Work request: Copy out, exactly and with nothing else, the stretch of lines that starts at the line containing "Give the sizes" and finishes at the end of the data.

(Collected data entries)
:::
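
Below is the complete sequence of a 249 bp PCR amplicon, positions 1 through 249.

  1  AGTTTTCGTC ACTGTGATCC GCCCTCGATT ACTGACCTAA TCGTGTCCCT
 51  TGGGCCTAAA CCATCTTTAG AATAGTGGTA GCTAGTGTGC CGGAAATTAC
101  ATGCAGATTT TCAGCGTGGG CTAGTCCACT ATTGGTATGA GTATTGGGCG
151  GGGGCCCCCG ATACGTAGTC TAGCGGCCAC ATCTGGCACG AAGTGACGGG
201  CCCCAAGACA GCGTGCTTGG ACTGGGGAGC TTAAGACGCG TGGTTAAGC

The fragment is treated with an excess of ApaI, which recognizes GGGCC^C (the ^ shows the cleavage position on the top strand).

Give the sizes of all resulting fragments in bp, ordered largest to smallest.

ApaI sites (GGGCCC) start at positions 152, 198.
ApaI cuts after base 5 of each site (before the last base), so after positions 156, 202.
Linear molecule, 2 cuts → 3 fragments:
  1–156 → 156 bp
  157–202 → 46 bp
  203–249 → 47 bp
Sorted largest to smallest: 156, 47, 46 bp.

156, 47, 46 bp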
:::
Solved exercise:
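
Give the sizes of all resulting fragments in bp, ordered largest to smallest.

ApaI sites (GGGCCC) start at positions 152, 198.
ApaI cuts after base 5 of each site (before the last base), so after positions 156, 202.
Linear molecule, 2 cuts → 3 fragments:
  1–156 → 156 bp
  157–202 → 46 bp
  203–249 → 47 bp
Sorted largest to smallest: 156, 47, 46 bp.

156, 47, 46 bp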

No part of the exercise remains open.